[Opening DATA SHOWN section]
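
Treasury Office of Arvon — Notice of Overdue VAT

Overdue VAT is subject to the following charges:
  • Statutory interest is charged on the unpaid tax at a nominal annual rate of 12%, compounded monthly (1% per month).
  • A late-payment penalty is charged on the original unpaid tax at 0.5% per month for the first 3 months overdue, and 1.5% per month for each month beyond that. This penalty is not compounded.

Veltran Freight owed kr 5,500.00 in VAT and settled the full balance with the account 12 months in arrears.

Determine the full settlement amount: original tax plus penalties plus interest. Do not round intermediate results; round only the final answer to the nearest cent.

kr 7,022.54

Penalty, months 1–3: 3 × 0.5% × kr 5,500.00 = kr 82.50
Penalty, months 4–12: 9 × 1.5% × kr 5,500.00 = kr 742.50
Interest: kr 5,500.00 × ((1 + 0.01)^12 − 1) = kr 5,500.00 × 0.1268250… = kr 697.5377…
Total = kr 5,500.00 + kr 825.0000 + kr 697.5377… = kr 7,022.54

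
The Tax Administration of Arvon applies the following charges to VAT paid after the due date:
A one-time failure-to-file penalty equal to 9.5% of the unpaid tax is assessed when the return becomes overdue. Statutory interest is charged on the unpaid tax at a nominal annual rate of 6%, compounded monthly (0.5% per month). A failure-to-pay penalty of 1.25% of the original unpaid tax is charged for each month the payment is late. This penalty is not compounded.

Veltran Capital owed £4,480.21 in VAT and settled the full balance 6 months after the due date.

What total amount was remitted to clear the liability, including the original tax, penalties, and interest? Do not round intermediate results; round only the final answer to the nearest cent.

Failure-to-file penalty: 9.5% × £4,480.21 = £425.62…
Failure-to-pay penalty = 1.25% × £4,480.21 × 6 mo = £336.02…
Interest: £4,480.21 × ((1 + 0.005)^6 − 1) = £4,480.21 × 0.0303775… = £136.0976…
Total = £4,480.21 + £761.6357 + £136.0976… = £5,377.94

£5,377.94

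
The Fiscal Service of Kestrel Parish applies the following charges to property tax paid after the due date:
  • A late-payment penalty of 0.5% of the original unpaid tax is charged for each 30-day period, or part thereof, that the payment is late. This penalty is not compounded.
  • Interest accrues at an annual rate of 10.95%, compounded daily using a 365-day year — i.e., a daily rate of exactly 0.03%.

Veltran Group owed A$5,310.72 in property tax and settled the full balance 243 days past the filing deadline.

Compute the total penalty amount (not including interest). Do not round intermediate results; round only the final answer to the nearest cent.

Penalty periods: ⌈243/30⌉ = 9; penalty = 9 × 0.5% × A$5,310.72 = A$238.98…

A$238.98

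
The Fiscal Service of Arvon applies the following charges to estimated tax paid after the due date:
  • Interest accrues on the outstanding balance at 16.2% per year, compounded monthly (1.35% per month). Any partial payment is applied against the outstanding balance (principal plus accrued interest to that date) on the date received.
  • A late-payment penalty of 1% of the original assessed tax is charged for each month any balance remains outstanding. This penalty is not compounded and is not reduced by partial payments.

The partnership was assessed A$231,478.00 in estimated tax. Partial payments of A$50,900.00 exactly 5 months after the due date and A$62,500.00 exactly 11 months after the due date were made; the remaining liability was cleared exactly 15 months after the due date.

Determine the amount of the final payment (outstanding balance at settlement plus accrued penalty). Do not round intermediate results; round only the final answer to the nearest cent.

A$193,625.27

Balance at month 5: A$231,478.0000 × (1 + 0.0135)^5 = A$247,530.3674…
After A$50,900.00 payment: A$247,530.3674… − A$50,900.00 = A$196,630.3674…
Balance at month 11: A$196,630.3674… × (1 + 0.0135)^6 = A$213,104.7396…
After A$62,500.00 payment: A$213,104.7396… − A$62,500.00 = A$150,604.7396…
Balance at month 15: A$150,604.7396… × (1 + 0.0135)^4 = A$158,903.5690…
Penalty: 15 × 1% × A$231,478.00 = A$34,721.70
Final settlement = outstanding balance + penalty = A$158,903.5690… + A$34,721.70 = A$193,625.27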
[Closing DATA SHOWN section]
Copy out every line of the listing that contains the string "following".

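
Overdue VAT is subject to the following charges:
The Tax Administration of Arvon applies the following charges to VAT paid after the due date:
The Fiscal Service of Kestrel Parish applies the following charges to property tax paid after the due date:
The Fiscal Service of Arvon applies the following charges to estimated tax paid after the due date: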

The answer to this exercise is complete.